■ DATA FOR PROCESSING:
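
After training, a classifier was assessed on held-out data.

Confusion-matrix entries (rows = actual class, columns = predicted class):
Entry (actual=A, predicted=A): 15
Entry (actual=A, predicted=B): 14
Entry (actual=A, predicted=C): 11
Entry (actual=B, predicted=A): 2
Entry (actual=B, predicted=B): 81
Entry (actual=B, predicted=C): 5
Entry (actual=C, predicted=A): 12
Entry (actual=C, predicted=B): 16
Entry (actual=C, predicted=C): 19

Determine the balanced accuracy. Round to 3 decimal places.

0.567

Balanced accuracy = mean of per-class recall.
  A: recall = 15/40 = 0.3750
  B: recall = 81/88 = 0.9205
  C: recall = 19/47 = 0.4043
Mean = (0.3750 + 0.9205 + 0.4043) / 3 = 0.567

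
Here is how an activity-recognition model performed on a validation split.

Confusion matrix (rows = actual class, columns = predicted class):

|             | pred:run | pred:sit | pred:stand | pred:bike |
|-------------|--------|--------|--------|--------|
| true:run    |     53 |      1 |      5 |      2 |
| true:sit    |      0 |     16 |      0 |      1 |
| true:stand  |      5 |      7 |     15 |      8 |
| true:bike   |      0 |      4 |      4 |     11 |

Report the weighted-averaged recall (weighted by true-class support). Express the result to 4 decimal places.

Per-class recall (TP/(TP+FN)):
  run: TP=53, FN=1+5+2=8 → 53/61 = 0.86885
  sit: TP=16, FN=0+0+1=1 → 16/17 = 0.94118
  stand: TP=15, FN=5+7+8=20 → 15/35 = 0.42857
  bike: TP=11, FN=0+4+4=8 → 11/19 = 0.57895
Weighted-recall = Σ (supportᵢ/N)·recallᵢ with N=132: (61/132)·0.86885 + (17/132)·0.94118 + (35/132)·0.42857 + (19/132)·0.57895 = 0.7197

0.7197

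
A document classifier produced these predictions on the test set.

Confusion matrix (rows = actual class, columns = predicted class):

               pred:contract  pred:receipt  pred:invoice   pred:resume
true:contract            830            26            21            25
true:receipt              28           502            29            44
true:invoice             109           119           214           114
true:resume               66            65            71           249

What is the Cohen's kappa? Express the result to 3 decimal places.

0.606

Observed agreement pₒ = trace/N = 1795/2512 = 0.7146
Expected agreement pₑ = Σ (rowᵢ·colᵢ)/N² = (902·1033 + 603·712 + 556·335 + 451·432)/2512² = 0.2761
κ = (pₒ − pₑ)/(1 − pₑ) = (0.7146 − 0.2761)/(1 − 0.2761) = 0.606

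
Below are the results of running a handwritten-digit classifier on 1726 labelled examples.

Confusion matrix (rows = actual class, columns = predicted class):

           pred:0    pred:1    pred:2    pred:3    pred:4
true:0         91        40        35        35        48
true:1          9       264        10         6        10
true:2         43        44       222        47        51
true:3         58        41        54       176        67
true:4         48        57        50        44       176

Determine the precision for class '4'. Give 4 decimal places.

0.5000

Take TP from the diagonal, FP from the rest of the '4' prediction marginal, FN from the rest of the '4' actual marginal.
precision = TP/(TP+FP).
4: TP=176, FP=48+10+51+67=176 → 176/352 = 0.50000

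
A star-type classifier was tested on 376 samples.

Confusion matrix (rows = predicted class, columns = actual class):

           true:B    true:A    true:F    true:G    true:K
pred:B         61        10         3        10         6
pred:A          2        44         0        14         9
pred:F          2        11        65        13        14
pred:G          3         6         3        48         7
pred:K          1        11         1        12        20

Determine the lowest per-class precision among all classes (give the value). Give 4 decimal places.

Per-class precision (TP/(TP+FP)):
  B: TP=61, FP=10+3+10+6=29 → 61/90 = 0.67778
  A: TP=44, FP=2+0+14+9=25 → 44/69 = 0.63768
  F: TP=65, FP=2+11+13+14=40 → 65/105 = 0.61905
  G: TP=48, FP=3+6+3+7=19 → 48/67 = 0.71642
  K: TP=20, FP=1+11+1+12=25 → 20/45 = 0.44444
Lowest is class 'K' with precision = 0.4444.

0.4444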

■ WHAT YOU SHOULD DO: Print the listing above in its entirety, with every line exact.

■ RESULT:
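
After training, a classifier was assessed on held-out data.

Confusion-matrix entries (rows = actual class, columns = predicted class):
Entry (actual=A, predicted=A): 15
Entry (actual=A, predicted=B): 14
Entry (actual=A, predicted=C): 11
Entry (actual=B, predicted=A): 2
Entry (actual=B, predicted=B): 81
Entry (actual=B, predicted=C): 5
Entry (actual=C, predicted=A): 12
Entry (actual=C, predicted=B): 16
Entry (actual=C, predicted=C): 19

Determine the balanced accuracy. Round to 3 decimal places.

0.567

Balanced accuracy = mean of per-class recall.
  A: recall = 15/40 = 0.3750
  B: recall = 81/88 = 0.9205
  C: recall = 19/47 = 0.4043
Mean = (0.3750 + 0.9205 + 0.4043) / 3 = 0.567

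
Here is how an activity-recognition model performed on a validation split.

Confusion matrix (rows = actual class, columns = predicted class):

|             | pred:run | pred:sit | pred:stand | pred:bike |
|-------------|--------|--------|--------|--------|
| true:run    |     53 |      1 |      5 |      2 |
| true:sit    |      0 |     16 |      0 |      1 |
| true:stand  |      5 |      7 |     15 |      8 |
| true:bike   |      0 |      4 |      4 |     11 |

Report the weighted-averaged recall (weighted by true-class support). Express the result to 4 decimal places.

Per-class recall (TP/(TP+FN)):
  run: TP=53, FN=1+5+2=8 → 53/61 = 0.86885
  sit: TP=16, FN=0+0+1=1 → 16/17 = 0.94118
  stand: TP=15, FN=5+7+8=20 → 15/35 = 0.42857
  bike: TP=11, FN=0+4+4=8 → 11/19 = 0.57895
Weighted-recall = Σ (supportᵢ/N)·recallᵢ with N=132: (61/132)·0.86885 + (17/132)·0.94118 + (35/132)·0.42857 + (19/132)·0.57895 = 0.7197

0.7197

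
A document classifier produced these predictions on the test set.

Confusion matrix (rows = actual class, columns = predicted class):

               pred:contract  pred:receipt  pred:invoice   pred:resume
true:contract            830            26            21            25
true:receipt              28           502            29            44
true:invoice             109           119           214           114
true:resume               66            65            71           249

What is the Cohen's kappa? Express the result to 3 decimal places.

0.606

Observed agreement pₒ = trace/N = 1795/2512 = 0.7146
Expected agreement pₑ = Σ (rowᵢ·colᵢ)/N² = (902·1033 + 603·712 + 556·335 + 451·432)/2512² = 0.2761
κ = (pₒ − pₑ)/(1 − pₑ) = (0.7146 − 0.2761)/(1 − 0.2761) = 0.606

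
Below are the results of running a handwritten-digit classifier on 1726 labelled examples.

Confusion matrix (rows = actual class, columns = predicted class):

           pred:0    pred:1    pred:2    pred:3    pred:4
true:0         91        40        35        35        48
true:1          9       264        10         6        10
true:2         43        44       222        47        51
true:3         58        41        54       176        67
true:4         48        57        50        44       176

Determine the precision for class '4'. Give 4 decimal places.

0.5000

Take TP from the diagonal, FP from the rest of the '4' prediction marginal, FN from the rest of the '4' actual marginal.
precision = TP/(TP+FP).
4: TP=176, FP=48+10+51+67=176 → 176/352 = 0.50000

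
A star-type classifier was tested on 376 samples.

Confusion matrix (rows = predicted class, columns = actual class):

           true:B    true:A    true:F    true:G    true:K
pred:B         61        10         3        10         6
pred:A          2        44         0        14         9
pred:F          2        11        65        13        14
pred:G          3         6         3        48         7
pred:K          1        11         1        12        20

Determine the lowest per-class precision among all classes (give the value). Give 4 decimal places.

Per-class precision (TP/(TP+FP)):
  B: TP=61, FP=10+3+10+6=29 → 61/90 = 0.67778
  A: TP=44, FP=2+0+14+9=25 → 44/69 = 0.63768
  F: TP=65, FP=2+11+13+14=40 → 65/105 = 0.61905
  G: TP=48, FP=3+6+3+7=19 → 48/67 = 0.71642
  K: TP=20, FP=1+11+1+12=25 → 20/45 = 0.44444
Lowest is class 'K' with precision = 0.4444.

0.4444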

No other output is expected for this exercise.